• **Activity**
All of the records should be given again verbatim.

[Saved data entries]
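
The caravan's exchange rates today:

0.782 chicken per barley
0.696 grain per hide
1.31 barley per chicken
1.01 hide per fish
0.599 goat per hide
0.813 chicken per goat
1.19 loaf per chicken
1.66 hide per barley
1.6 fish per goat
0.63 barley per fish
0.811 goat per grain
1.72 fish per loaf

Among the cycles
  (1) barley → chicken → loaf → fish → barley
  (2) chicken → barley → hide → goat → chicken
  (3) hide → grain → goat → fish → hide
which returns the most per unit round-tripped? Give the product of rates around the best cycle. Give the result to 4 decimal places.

(1) 0.782 × 1.19 × 1.72 × 0.63 = 1.00838
(2) 1.31 × 1.66 × 0.599 × 0.813 = 1.05900
(3) 0.696 × 0.811 × 1.6 × 1.01 = 0.91216
Highest is cycle (2) at 1.0590 (>1, arbitrage).

1.0590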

• **Response box**
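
The caravan's exchange rates today:

0.782 chicken per barley
0.696 grain per hide
1.31 barley per chicken
1.01 hide per fish
0.599 goat per hide
0.813 chicken per goat
1.19 loaf per chicken
1.66 hide per barley
1.6 fish per goat
0.63 barley per fish
0.811 goat per grain
1.72 fish per loaf

Among the cycles
  (1) barley → chicken → loaf → fish → barley
  (2) chicken → barley → hide → goat → chicken
  (3) hide → grain → goat → fish → hide
which returns the most per unit round-tripped? Give the product of rates around the best cycle. Give the result to 4 decimal places.

(1) 0.782 × 1.19 × 1.72 × 0.63 = 1.00838
(2) 1.31 × 1.66 × 0.599 × 0.813 = 1.05900
(3) 0.696 × 0.811 × 1.6 × 1.01 = 0.91216
Highest is cycle (2) at 1.0590 (>1, arbitrage).

1.0590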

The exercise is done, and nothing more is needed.